*** Entries provided ***

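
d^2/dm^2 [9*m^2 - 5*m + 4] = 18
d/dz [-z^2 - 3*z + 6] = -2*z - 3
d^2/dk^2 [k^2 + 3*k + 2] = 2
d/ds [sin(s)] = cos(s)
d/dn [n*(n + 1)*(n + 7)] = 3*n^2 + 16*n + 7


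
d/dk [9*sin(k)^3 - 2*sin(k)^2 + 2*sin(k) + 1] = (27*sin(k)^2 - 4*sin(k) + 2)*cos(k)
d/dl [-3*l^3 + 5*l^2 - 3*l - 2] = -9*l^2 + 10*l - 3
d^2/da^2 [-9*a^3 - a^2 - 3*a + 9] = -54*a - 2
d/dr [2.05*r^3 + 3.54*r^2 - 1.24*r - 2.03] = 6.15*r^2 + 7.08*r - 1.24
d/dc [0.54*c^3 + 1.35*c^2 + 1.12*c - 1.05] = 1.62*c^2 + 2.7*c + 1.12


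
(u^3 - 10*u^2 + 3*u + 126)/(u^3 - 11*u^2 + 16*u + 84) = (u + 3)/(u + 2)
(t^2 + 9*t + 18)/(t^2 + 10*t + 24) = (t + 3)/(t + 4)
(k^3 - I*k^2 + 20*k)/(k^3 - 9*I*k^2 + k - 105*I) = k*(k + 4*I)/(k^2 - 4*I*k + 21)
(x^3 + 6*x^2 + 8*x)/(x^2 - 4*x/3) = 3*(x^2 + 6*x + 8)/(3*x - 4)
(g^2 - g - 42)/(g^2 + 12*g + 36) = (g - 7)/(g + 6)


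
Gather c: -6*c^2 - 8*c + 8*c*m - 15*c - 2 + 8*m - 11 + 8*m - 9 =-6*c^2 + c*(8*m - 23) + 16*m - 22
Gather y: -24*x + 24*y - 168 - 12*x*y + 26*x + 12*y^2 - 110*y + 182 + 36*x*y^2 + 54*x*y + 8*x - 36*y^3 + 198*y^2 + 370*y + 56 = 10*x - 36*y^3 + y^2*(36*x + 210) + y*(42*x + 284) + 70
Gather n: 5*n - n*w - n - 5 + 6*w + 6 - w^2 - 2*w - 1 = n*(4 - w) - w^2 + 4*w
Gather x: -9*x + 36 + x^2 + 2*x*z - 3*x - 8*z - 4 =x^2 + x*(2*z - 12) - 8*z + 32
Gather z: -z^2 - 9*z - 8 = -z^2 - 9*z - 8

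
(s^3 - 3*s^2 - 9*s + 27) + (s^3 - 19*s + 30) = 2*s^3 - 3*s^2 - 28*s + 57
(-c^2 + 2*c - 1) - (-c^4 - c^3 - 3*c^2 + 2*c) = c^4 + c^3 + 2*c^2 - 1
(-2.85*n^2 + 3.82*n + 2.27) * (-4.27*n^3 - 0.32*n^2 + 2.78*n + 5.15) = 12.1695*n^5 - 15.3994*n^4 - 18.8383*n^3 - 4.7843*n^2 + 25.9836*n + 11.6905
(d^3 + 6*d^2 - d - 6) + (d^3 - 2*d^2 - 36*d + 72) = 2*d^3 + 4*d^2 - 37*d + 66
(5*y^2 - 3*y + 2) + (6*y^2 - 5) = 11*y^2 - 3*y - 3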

*** End of Entries provided ***

◆ Task statement:
Lines holding the string "Gather": find them in the listing above and copy each one.

◆ Written solution:
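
Gather c: -6*c^2 - 8*c + 8*c*m - 15*c - 2 + 8*m - 11 + 8*m - 9 =-6*c^2 + c*(8*m - 23) + 16*m - 22
Gather y: -24*x + 24*y - 168 - 12*x*y + 26*x + 12*y^2 - 110*y + 182 + 36*x*y^2 + 54*x*y + 8*x - 36*y^3 + 198*y^2 + 370*y + 56 = 10*x - 36*y^3 + y^2*(36*x + 210) + y*(42*x + 284) + 70
Gather n: 5*n - n*w - n - 5 + 6*w + 6 - w^2 - 2*w - 1 = n*(4 - w) - w^2 + 4*w
Gather x: -9*x + 36 + x^2 + 2*x*z - 3*x - 8*z - 4 =x^2 + x*(2*z - 12) - 8*z + 32
Gather z: -z^2 - 9*z - 8 = -z^2 - 9*z - 8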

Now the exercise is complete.